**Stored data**
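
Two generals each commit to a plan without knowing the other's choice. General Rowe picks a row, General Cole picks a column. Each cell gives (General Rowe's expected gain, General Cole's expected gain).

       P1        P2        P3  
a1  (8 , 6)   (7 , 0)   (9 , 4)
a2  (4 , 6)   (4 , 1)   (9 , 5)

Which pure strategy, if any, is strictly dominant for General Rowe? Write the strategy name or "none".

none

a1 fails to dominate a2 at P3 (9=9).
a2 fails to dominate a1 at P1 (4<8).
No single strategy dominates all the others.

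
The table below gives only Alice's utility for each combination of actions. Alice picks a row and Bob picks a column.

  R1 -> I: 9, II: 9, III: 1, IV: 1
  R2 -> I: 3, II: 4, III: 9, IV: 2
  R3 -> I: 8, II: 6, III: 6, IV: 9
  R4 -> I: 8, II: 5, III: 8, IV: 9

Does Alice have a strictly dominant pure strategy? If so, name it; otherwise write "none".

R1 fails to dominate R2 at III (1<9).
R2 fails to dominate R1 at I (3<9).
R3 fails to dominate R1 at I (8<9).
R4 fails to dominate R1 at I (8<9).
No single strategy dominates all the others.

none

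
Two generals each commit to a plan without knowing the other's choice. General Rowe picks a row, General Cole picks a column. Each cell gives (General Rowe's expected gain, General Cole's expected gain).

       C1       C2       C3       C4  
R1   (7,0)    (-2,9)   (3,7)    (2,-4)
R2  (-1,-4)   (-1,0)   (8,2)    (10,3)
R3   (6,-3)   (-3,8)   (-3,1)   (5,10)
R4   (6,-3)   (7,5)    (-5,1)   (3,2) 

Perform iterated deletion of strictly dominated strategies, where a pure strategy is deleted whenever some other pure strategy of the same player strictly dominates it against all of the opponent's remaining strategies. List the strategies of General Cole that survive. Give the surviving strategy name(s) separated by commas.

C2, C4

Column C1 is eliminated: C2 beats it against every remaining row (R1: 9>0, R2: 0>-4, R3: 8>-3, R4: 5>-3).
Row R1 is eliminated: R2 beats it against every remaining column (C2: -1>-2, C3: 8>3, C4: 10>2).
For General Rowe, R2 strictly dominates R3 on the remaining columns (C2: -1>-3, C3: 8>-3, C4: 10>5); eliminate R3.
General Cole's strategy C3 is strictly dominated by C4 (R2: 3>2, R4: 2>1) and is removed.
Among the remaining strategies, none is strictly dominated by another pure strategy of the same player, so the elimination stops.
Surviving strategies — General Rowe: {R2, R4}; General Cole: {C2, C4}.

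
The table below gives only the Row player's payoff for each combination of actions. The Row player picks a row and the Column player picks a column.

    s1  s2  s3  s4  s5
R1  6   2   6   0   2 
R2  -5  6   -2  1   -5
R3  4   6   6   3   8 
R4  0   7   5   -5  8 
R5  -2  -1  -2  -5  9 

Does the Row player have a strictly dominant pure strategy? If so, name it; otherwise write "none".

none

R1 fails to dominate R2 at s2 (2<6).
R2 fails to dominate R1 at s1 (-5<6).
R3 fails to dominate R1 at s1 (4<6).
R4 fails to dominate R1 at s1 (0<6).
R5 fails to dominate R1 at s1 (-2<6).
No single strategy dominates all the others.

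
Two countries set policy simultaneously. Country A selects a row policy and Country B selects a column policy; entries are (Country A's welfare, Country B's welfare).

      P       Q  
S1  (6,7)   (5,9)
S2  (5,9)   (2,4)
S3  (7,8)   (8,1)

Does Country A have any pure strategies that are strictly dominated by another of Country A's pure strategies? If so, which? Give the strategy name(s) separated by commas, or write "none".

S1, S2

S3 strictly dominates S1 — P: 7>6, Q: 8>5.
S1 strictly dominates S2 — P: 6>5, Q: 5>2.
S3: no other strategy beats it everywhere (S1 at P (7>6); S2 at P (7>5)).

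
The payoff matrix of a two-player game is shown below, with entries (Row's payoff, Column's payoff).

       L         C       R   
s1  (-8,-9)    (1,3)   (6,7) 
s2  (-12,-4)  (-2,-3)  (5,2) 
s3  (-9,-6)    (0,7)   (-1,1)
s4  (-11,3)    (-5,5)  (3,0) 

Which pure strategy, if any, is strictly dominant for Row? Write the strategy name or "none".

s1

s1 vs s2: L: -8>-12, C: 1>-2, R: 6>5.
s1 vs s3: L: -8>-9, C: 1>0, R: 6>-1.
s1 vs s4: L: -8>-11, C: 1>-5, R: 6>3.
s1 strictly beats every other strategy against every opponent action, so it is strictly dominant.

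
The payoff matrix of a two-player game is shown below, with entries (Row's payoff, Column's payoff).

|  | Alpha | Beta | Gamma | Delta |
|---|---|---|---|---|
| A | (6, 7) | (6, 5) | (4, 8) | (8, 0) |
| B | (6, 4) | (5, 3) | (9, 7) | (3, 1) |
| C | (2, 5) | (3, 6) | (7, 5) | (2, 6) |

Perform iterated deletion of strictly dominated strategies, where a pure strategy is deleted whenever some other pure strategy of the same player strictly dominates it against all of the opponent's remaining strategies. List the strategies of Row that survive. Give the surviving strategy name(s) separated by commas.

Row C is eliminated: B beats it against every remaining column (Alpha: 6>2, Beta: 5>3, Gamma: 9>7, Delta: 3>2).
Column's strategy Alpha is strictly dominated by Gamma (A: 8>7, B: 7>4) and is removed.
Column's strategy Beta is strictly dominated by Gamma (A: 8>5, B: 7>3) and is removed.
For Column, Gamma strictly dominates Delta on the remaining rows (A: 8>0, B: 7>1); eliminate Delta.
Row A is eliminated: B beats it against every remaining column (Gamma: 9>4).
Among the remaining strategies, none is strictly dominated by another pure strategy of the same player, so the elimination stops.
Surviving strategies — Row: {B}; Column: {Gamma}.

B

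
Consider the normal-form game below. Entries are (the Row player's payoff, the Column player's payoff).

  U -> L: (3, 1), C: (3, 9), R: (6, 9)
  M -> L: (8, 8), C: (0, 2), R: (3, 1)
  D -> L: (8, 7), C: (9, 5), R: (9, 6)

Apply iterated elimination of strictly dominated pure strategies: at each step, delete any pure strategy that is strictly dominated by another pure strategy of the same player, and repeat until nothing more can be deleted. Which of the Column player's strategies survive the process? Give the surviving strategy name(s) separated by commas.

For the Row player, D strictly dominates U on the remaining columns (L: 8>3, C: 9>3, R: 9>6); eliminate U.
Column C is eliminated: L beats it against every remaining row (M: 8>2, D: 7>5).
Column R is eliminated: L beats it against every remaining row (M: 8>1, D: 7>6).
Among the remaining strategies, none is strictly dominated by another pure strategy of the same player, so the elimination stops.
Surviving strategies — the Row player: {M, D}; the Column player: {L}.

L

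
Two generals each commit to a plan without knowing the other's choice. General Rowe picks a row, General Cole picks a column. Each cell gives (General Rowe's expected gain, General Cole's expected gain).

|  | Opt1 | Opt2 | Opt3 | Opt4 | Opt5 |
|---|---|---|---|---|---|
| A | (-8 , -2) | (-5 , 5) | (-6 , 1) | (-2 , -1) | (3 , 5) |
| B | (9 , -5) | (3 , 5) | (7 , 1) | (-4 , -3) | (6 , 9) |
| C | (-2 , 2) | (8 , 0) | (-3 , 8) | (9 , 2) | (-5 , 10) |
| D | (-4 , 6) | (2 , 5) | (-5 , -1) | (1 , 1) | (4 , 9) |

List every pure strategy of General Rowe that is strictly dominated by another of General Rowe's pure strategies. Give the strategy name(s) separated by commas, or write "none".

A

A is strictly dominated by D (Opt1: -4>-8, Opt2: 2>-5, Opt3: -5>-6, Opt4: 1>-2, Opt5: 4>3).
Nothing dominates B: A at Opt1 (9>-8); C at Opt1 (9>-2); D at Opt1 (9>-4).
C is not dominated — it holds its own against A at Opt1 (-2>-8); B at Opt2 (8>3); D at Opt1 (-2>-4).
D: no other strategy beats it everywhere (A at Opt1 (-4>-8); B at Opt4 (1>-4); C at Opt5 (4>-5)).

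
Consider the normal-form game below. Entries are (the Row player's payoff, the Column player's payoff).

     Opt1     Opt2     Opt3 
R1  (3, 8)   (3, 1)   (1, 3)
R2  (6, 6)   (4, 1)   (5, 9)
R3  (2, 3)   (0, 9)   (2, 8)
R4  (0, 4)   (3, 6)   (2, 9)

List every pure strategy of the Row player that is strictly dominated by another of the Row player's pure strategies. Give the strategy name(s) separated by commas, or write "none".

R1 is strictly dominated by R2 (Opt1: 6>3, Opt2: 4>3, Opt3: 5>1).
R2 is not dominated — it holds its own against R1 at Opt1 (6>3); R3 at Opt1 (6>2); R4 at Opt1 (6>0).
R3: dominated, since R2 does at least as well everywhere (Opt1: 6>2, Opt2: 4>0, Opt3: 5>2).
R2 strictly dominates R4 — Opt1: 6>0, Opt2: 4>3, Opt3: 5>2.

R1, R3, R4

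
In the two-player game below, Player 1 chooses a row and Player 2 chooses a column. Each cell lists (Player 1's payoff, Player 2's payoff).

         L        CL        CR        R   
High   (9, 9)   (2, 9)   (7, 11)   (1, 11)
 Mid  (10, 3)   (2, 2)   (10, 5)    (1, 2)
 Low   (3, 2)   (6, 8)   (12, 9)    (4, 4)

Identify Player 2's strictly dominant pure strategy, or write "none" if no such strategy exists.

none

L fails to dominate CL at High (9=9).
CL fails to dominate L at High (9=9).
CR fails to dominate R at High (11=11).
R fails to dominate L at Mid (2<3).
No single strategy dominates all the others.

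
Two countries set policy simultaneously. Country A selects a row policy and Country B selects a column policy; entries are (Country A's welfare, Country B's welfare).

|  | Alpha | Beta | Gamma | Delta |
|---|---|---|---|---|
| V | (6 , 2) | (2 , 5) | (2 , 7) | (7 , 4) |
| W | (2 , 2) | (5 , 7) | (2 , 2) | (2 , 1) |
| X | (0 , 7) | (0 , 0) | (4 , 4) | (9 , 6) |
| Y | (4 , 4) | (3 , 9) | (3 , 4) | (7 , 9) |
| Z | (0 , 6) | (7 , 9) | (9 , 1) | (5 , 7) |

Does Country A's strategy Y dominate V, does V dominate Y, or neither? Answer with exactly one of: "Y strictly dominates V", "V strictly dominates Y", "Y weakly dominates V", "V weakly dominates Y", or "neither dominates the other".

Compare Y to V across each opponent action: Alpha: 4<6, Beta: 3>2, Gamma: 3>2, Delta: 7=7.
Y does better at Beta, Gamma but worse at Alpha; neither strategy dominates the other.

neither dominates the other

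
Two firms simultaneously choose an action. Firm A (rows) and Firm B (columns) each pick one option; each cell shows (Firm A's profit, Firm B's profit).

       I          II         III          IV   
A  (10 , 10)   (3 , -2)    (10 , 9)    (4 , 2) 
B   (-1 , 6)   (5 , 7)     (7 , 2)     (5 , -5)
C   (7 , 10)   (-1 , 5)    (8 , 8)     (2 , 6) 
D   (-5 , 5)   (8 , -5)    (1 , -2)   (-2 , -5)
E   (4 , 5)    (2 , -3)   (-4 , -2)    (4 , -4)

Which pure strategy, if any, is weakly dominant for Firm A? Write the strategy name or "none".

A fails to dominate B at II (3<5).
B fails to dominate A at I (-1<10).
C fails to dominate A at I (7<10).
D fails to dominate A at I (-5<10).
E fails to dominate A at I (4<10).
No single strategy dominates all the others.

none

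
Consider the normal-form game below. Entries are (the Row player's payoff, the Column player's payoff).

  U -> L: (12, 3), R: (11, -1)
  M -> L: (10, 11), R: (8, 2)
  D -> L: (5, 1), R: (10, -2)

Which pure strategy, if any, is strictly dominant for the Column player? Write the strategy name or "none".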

**Task instructions**
Go through the records line by line, and copy each line that holds the string "table".

**Written response**
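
The table below gives only Alice's utility for each combination of actions. Alice picks a row and Bob picks a column.
The table below gives only the Row player's payoff for each combination of actions. The Row player picks a row and the Column player picks a column.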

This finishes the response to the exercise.